* _Available records_
◆ ◆ ◆ ◆ ◆ ◆ ◆

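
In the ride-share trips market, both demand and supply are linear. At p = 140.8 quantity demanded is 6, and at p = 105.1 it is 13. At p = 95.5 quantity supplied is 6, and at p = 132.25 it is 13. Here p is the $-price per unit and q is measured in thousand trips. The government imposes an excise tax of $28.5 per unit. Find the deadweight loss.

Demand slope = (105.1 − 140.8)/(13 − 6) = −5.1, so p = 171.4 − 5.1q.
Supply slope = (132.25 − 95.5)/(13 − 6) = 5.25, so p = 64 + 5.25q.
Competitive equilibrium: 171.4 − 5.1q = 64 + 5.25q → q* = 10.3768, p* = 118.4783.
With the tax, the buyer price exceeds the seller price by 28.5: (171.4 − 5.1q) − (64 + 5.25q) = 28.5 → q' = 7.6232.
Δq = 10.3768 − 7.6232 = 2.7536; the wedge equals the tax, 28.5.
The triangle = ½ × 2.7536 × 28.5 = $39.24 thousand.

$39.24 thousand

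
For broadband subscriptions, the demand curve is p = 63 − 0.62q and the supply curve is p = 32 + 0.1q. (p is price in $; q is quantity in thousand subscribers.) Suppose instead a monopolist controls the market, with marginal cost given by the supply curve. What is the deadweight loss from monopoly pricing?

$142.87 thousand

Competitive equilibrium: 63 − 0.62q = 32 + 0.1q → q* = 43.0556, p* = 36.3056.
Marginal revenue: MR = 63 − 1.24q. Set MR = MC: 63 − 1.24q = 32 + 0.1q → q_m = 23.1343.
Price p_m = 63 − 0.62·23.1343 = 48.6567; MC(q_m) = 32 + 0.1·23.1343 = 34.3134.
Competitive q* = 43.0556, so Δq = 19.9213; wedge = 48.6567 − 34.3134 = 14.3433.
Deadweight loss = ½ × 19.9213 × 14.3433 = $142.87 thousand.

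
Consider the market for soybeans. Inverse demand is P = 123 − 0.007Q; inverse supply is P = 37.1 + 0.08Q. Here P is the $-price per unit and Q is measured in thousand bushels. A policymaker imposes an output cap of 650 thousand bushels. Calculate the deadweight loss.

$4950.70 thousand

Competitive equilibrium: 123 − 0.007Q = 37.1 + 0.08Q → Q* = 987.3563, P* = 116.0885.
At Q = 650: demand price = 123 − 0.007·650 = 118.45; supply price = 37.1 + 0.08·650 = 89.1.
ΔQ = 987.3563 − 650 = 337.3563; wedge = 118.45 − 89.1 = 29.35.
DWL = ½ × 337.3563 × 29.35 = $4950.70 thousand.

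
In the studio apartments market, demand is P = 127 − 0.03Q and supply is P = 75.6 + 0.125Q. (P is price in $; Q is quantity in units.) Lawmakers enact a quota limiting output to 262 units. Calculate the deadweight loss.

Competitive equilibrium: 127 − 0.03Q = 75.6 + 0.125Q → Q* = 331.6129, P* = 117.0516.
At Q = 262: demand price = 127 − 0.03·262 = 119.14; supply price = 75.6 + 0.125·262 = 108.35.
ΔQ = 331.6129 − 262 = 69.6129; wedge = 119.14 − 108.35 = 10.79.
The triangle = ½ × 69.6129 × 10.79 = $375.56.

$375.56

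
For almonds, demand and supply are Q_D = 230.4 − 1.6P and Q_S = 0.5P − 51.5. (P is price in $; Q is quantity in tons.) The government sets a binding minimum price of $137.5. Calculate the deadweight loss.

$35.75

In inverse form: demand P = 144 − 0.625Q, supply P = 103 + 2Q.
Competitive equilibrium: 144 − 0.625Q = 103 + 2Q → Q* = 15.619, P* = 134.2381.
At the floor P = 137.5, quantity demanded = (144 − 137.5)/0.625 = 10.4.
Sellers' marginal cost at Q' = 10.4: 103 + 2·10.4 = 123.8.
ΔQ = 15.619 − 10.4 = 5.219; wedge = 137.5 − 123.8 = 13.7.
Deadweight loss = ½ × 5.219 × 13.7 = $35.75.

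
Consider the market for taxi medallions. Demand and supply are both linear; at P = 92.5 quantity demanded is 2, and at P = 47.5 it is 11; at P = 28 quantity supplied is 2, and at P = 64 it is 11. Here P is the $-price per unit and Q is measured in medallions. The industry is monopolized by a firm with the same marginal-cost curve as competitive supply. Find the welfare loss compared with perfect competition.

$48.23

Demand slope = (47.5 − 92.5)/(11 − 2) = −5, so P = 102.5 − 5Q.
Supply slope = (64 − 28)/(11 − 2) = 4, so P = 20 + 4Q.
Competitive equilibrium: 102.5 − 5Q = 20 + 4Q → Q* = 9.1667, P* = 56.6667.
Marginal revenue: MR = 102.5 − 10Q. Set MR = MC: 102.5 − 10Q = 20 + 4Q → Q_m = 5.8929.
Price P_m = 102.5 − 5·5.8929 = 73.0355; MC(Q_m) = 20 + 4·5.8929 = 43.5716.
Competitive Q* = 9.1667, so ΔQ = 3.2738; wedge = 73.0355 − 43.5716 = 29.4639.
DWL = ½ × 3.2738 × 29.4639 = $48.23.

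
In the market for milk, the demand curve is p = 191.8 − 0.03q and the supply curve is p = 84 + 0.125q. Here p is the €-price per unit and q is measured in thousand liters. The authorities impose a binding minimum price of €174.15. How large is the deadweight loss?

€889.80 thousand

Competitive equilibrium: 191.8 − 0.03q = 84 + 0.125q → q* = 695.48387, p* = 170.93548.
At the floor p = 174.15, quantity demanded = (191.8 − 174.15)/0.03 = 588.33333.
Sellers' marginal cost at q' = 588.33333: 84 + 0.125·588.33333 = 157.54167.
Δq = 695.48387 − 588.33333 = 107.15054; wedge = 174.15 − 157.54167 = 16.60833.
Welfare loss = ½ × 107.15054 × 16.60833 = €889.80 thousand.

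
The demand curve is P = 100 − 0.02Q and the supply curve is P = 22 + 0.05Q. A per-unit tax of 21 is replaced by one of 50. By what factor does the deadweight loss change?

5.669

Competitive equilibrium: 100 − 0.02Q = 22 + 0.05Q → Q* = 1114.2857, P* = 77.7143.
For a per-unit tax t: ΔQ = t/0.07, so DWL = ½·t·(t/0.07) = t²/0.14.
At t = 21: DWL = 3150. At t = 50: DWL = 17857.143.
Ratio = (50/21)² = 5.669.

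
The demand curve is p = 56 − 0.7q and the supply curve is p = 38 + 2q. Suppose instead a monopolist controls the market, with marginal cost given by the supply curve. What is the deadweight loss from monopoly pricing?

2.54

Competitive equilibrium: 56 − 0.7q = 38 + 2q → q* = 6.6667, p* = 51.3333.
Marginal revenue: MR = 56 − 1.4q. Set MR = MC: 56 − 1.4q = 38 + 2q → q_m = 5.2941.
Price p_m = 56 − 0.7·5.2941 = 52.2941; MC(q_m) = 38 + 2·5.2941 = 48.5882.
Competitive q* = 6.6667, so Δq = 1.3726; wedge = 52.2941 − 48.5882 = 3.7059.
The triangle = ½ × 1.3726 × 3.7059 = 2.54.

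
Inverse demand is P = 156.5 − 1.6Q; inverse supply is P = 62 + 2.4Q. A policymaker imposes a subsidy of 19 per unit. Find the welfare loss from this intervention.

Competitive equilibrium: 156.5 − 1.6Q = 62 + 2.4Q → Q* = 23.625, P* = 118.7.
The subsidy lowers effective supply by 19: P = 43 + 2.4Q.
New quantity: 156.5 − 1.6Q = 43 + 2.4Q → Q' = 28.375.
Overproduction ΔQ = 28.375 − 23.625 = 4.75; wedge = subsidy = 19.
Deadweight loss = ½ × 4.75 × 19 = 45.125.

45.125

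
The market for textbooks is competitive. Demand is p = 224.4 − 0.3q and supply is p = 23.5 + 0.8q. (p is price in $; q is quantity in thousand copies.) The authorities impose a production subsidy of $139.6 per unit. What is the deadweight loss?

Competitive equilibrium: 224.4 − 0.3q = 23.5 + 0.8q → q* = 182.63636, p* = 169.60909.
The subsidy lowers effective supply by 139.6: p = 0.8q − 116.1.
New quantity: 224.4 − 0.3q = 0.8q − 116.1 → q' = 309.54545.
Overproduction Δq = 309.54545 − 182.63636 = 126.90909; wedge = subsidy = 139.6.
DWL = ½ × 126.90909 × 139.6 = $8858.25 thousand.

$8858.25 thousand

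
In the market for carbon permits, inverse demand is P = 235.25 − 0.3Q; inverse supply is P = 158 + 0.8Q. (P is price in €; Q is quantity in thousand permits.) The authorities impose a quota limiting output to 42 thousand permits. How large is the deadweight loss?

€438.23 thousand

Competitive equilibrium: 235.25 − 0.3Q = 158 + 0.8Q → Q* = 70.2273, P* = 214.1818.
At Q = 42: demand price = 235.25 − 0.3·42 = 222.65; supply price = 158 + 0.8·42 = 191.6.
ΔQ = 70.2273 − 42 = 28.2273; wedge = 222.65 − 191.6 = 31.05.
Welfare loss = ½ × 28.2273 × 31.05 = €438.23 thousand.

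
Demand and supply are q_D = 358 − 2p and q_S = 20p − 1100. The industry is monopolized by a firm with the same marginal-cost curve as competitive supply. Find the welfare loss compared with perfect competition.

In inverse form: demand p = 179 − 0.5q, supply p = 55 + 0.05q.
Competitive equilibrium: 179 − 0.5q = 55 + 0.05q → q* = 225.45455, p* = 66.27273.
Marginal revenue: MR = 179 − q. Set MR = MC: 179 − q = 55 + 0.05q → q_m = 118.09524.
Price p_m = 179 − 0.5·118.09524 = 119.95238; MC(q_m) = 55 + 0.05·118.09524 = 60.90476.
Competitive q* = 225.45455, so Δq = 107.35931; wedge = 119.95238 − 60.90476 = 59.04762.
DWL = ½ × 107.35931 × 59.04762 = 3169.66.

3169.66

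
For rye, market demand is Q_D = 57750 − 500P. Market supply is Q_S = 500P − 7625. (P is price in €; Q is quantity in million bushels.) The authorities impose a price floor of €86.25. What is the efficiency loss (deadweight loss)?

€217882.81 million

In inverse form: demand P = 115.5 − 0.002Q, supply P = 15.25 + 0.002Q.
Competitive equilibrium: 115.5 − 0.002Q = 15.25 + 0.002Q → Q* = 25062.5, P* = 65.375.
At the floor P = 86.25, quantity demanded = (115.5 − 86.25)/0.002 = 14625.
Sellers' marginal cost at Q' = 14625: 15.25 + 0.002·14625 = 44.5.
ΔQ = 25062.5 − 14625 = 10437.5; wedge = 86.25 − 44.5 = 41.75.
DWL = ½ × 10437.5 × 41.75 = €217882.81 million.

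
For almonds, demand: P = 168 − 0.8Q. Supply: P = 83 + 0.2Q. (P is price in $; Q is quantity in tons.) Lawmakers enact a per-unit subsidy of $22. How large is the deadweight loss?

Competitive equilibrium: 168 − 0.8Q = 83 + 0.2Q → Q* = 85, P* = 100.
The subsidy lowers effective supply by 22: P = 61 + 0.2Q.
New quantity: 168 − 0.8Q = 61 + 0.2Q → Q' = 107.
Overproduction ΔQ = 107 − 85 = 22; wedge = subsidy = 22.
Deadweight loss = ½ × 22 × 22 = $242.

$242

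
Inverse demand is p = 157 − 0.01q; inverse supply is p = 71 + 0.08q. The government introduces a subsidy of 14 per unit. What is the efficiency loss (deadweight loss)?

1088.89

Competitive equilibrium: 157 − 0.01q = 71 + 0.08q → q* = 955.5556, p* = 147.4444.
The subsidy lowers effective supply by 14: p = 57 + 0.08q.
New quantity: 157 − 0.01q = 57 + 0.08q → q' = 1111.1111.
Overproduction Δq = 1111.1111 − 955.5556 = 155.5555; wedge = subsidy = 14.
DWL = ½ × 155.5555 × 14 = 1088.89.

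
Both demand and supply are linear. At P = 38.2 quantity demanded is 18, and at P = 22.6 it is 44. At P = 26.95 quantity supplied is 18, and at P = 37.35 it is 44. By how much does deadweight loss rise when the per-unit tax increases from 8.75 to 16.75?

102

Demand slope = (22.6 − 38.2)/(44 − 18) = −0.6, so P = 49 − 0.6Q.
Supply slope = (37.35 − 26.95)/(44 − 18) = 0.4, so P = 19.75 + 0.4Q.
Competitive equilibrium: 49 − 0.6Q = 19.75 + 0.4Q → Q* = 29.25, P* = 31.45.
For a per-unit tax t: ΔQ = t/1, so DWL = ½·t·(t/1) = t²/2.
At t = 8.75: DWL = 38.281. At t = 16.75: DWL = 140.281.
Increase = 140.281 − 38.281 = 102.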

◆ ◆ ◆ ◆ ◆ ◆ ◆

* _Task to carry out_
Nothing but the lines from the one containing "Both demand and supply are linear. At P = 38.2" to the end of the records above should appear, each copied exactly.

* _Result of this task_
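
Both demand and supply are linear. At P = 38.2 quantity demanded is 18, and at P = 22.6 it is 44. At P = 26.95 quantity supplied is 18, and at P = 37.35 it is 44. By how much does deadweight loss rise when the per-unit tax increases from 8.75 to 16.75?

102

Demand slope = (22.6 − 38.2)/(44 − 18) = −0.6, so P = 49 − 0.6Q.
Supply slope = (37.35 − 26.95)/(44 − 18) = 0.4, so P = 19.75 + 0.4Q.
Competitive equilibrium: 49 − 0.6Q = 19.75 + 0.4Q → Q* = 29.25, P* = 31.45.
For a per-unit tax t: ΔQ = t/1, so DWL = ½·t·(t/1) = t²/2.
At t = 8.75: DWL = 38.281. At t = 16.75: DWL = 140.281.
Increase = 140.281 − 38.281 = 102.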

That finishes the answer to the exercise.